>>

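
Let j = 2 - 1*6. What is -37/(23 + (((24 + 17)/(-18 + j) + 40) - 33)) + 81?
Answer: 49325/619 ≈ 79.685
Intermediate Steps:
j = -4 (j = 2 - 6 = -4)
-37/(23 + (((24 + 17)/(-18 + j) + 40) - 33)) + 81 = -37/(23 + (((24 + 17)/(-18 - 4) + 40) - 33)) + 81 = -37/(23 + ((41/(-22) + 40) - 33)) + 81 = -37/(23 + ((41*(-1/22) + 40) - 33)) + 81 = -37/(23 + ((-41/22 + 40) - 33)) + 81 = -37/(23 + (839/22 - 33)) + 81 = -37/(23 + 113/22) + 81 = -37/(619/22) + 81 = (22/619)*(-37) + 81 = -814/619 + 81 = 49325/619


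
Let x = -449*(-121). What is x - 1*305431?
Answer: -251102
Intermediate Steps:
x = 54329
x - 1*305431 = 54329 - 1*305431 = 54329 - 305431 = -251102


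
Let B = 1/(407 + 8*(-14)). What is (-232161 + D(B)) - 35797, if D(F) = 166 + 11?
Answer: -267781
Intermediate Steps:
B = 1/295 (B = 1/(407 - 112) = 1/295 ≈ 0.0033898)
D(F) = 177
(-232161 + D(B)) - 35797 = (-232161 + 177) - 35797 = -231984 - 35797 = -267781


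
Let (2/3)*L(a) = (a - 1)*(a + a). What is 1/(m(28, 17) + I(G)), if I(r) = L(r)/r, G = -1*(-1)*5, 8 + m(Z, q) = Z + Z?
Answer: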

<<

- **Prompt**
If a line in the entries above contains "What", report it.

- **Response to this task**
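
Let j = 2 - 1*6. What is -37/(23 + (((24 + 17)/(-18 + j) + 40) - 33)) + 81?
Let x = -449*(-121). What is x - 1*305431?
Let B = 1/(407 + 8*(-14)). What is (-232161 + D(B)) - 35797, if D(F) = 166 + 11?
Let (2/3)*L(a) = (a - 1)*(a + a). What is 1/(m(28, 17) + I(G)), if I(r) = L(r)/r, G = -1*(-1)*5, 8 + m(Z, q) = Z + Z?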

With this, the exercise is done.